_PROBLEM REQUIREMENTS:_ Please return the full listing below without altering anything.

══ DATASET RECORDS

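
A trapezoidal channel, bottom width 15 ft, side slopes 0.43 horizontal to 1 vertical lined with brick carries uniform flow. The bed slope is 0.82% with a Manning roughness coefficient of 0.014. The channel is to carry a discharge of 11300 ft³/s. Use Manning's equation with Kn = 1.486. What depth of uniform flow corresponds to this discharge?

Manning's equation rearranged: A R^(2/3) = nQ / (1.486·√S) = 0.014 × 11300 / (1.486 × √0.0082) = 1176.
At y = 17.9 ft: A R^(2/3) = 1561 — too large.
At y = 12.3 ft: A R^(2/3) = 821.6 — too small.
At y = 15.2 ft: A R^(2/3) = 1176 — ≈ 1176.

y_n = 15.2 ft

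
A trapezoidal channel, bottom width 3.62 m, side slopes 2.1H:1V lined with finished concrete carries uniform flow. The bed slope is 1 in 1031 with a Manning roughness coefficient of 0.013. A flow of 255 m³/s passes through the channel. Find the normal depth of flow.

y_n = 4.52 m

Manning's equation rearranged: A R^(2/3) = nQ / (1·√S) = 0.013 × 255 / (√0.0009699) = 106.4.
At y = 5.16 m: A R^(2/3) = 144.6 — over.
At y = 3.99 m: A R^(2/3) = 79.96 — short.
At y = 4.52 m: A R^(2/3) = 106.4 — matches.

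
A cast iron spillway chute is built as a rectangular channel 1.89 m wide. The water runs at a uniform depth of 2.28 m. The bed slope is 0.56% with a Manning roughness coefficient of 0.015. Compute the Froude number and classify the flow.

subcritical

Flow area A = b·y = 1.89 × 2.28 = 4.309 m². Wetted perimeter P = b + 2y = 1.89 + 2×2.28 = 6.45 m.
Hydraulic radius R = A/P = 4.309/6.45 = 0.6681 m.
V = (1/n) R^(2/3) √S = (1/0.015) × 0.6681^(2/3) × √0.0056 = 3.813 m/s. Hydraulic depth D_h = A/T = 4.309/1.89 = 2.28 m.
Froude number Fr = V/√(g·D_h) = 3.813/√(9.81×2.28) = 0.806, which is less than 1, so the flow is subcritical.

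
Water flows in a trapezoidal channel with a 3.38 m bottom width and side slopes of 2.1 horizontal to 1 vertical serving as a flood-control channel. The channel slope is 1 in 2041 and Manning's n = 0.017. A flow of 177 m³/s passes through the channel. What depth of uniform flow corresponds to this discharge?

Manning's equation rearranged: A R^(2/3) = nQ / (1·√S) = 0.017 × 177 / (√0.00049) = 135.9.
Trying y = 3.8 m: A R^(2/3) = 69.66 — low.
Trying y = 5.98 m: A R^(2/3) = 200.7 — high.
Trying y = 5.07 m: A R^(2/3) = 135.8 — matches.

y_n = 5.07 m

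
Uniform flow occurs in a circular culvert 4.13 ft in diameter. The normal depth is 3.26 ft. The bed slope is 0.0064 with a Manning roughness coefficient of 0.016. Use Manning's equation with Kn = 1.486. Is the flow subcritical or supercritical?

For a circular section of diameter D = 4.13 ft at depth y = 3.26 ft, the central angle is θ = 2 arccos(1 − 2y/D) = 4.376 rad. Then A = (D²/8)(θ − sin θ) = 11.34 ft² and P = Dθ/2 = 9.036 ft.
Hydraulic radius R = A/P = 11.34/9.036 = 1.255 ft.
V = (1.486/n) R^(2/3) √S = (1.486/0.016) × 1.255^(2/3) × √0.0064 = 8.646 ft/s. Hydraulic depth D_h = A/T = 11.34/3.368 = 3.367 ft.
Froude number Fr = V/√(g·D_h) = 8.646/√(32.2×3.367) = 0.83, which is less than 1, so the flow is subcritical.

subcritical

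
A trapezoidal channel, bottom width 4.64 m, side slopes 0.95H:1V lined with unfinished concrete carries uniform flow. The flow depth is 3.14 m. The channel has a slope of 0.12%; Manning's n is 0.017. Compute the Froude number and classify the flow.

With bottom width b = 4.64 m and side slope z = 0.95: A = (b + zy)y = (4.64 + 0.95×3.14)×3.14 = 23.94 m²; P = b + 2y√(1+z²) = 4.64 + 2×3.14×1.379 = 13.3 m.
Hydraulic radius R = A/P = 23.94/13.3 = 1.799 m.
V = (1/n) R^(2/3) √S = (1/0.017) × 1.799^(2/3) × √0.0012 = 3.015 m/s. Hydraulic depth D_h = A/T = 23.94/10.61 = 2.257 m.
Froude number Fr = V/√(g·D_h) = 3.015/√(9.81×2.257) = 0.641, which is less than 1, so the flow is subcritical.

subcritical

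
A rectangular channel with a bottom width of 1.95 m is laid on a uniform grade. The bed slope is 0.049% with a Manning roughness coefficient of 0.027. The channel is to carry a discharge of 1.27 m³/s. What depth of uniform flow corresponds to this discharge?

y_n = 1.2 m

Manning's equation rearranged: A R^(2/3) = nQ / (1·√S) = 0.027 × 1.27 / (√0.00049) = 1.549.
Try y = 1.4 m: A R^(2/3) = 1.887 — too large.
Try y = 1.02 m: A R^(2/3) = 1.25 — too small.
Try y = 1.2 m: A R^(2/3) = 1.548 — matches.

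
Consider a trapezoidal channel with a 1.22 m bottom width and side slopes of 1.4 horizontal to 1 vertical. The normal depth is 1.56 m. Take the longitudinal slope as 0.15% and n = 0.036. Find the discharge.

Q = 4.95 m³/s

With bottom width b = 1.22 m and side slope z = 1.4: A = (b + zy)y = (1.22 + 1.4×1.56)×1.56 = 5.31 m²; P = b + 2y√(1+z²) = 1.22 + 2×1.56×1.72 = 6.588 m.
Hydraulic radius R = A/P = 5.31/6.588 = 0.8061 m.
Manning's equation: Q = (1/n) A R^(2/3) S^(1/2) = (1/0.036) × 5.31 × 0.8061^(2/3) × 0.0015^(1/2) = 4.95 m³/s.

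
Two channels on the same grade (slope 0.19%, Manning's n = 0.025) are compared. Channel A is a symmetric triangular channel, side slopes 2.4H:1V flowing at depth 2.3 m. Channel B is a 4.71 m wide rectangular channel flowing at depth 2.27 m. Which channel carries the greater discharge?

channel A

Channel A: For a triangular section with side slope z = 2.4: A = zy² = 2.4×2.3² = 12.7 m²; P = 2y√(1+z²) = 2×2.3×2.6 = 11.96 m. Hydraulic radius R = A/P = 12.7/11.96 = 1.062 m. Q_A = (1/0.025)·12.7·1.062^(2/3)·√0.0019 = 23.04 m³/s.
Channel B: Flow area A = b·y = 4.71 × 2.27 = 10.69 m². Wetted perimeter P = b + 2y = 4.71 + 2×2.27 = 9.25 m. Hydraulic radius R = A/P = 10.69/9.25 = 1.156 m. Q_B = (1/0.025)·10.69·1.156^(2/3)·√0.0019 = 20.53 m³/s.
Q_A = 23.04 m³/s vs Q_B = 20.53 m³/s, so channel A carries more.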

════

_RESULT:_
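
A trapezoidal channel, bottom width 15 ft, side slopes 0.43 horizontal to 1 vertical lined with brick carries uniform flow. The bed slope is 0.82% with a Manning roughness coefficient of 0.014. The channel is to carry a discharge of 11300 ft³/s. Use Manning's equation with Kn = 1.486. What depth of uniform flow corresponds to this discharge?

Manning's equation rearranged: A R^(2/3) = nQ / (1.486·√S) = 0.014 × 11300 / (1.486 × √0.0082) = 1176.
At y = 17.9 ft: A R^(2/3) = 1561 — too large.
At y = 12.3 ft: A R^(2/3) = 821.6 — too small.
At y = 15.2 ft: A R^(2/3) = 1176 — ≈ 1176.

y_n = 15.2 ft

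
A trapezoidal channel, bottom width 3.62 m, side slopes 2.1H:1V lined with finished concrete carries uniform flow. The bed slope is 1 in 1031 with a Manning roughness coefficient of 0.013. A flow of 255 m³/s passes through the channel. Find the normal depth of flow.

y_n = 4.52 m

Manning's equation rearranged: A R^(2/3) = nQ / (1·√S) = 0.013 × 255 / (√0.0009699) = 106.4.
At y = 5.16 m: A R^(2/3) = 144.6 — over.
At y = 3.99 m: A R^(2/3) = 79.96 — short.
At y = 4.52 m: A R^(2/3) = 106.4 — matches.

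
A cast iron spillway chute is built as a rectangular channel 1.89 m wide. The water runs at a uniform depth of 2.28 m. The bed slope is 0.56% with a Manning roughness coefficient of 0.015. Compute the Froude number and classify the flow.

subcritical

Flow area A = b·y = 1.89 × 2.28 = 4.309 m². Wetted perimeter P = b + 2y = 1.89 + 2×2.28 = 6.45 m.
Hydraulic radius R = A/P = 4.309/6.45 = 0.6681 m.
V = (1/n) R^(2/3) √S = (1/0.015) × 0.6681^(2/3) × √0.0056 = 3.813 m/s. Hydraulic depth D_h = A/T = 4.309/1.89 = 2.28 m.
Froude number Fr = V/√(g·D_h) = 3.813/√(9.81×2.28) = 0.806, which is less than 1, so the flow is subcritical.

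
Water flows in a trapezoidal channel with a 3.38 m bottom width and side slopes of 2.1 horizontal to 1 vertical serving as a flood-control channel. The channel slope is 1 in 2041 and Manning's n = 0.017. A flow of 177 m³/s passes through the channel. What depth of uniform flow corresponds to this discharge?

Manning's equation rearranged: A R^(2/3) = nQ / (1·√S) = 0.017 × 177 / (√0.00049) = 135.9.
Trying y = 3.8 m: A R^(2/3) = 69.66 — low.
Trying y = 5.98 m: A R^(2/3) = 200.7 — high.
Trying y = 5.07 m: A R^(2/3) = 135.8 — matches.

y_n = 5.07 m

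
Uniform flow occurs in a circular culvert 4.13 ft in diameter. The normal depth is 3.26 ft. The bed slope is 0.0064 with a Manning roughness coefficient of 0.016. Use Manning's equation with Kn = 1.486. Is the flow subcritical or supercritical?

For a circular section of diameter D = 4.13 ft at depth y = 3.26 ft, the central angle is θ = 2 arccos(1 − 2y/D) = 4.376 rad. Then A = (D²/8)(θ − sin θ) = 11.34 ft² and P = Dθ/2 = 9.036 ft.
Hydraulic radius R = A/P = 11.34/9.036 = 1.255 ft.
V = (1.486/n) R^(2/3) √S = (1.486/0.016) × 1.255^(2/3) × √0.0064 = 8.646 ft/s. Hydraulic depth D_h = A/T = 11.34/3.368 = 3.367 ft.
Froude number Fr = V/√(g·D_h) = 8.646/√(32.2×3.367) = 0.83, which is less than 1, so the flow is subcritical.

subcritical

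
A trapezoidal channel, bottom width 4.64 m, side slopes 0.95H:1V lined with unfinished concrete carries uniform flow. The flow depth is 3.14 m. The channel has a slope of 0.12%; Manning's n is 0.017. Compute the Froude number and classify the flow.

With bottom width b = 4.64 m and side slope z = 0.95: A = (b + zy)y = (4.64 + 0.95×3.14)×3.14 = 23.94 m²; P = b + 2y√(1+z²) = 4.64 + 2×3.14×1.379 = 13.3 m.
Hydraulic radius R = A/P = 23.94/13.3 = 1.799 m.
V = (1/n) R^(2/3) √S = (1/0.017) × 1.799^(2/3) × √0.0012 = 3.015 m/s. Hydraulic depth D_h = A/T = 23.94/10.61 = 2.257 m.
Froude number Fr = V/√(g·D_h) = 3.015/√(9.81×2.257) = 0.641, which is less than 1, so the flow is subcritical.

subcritical

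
A rectangular channel with a bottom width of 1.95 m is laid on a uniform grade. The bed slope is 0.049% with a Manning roughness coefficient of 0.027. The channel is to carry a discharge of 1.27 m³/s. What depth of uniform flow corresponds to this discharge?

y_n = 1.2 m

Manning's equation rearranged: A R^(2/3) = nQ / (1·√S) = 0.027 × 1.27 / (√0.00049) = 1.549.
Try y = 1.4 m: A R^(2/3) = 1.887 — too large.
Try y = 1.02 m: A R^(2/3) = 1.25 — too small.
Try y = 1.2 m: A R^(2/3) = 1.548 — matches.

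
Consider a trapezoidal channel with a 1.22 m bottom width and side slopes of 1.4 horizontal to 1 vertical. The normal depth is 1.56 m. Take the longitudinal slope as 0.15% and n = 0.036. Find the discharge.

Q = 4.95 m³/s

With bottom width b = 1.22 m and side slope z = 1.4: A = (b + zy)y = (1.22 + 1.4×1.56)×1.56 = 5.31 m²; P = b + 2y√(1+z²) = 1.22 + 2×1.56×1.72 = 6.588 m.
Hydraulic radius R = A/P = 5.31/6.588 = 0.8061 m.
Manning's equation: Q = (1/n) A R^(2/3) S^(1/2) = (1/0.036) × 5.31 × 0.8061^(2/3) × 0.0015^(1/2) = 4.95 m³/s.

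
Two channels on the same grade (slope 0.19%, Manning's n = 0.025) are compared. Channel A is a symmetric triangular channel, side slopes 2.4H:1V flowing at depth 2.3 m. Channel B is a 4.71 m wide rectangular channel flowing at depth 2.27 m. Which channel carries the greater discharge?

channel A

Channel A: For a triangular section with side slope z = 2.4: A = zy² = 2.4×2.3² = 12.7 m²; P = 2y√(1+z²) = 2×2.3×2.6 = 11.96 m. Hydraulic radius R = A/P = 12.7/11.96 = 1.062 m. Q_A = (1/0.025)·12.7·1.062^(2/3)·√0.0019 = 23.04 m³/s.
Channel B: Flow area A = b·y = 4.71 × 2.27 = 10.69 m². Wetted perimeter P = b + 2y = 4.71 + 2×2.27 = 9.25 m. Hydraulic radius R = A/P = 10.69/9.25 = 1.156 m. Q_B = (1/0.025)·10.69·1.156^(2/3)·√0.0019 = 20.53 m³/s.
Q_A = 23.04 m³/s vs Q_B = 20.53 m³/s, so channel A carries more.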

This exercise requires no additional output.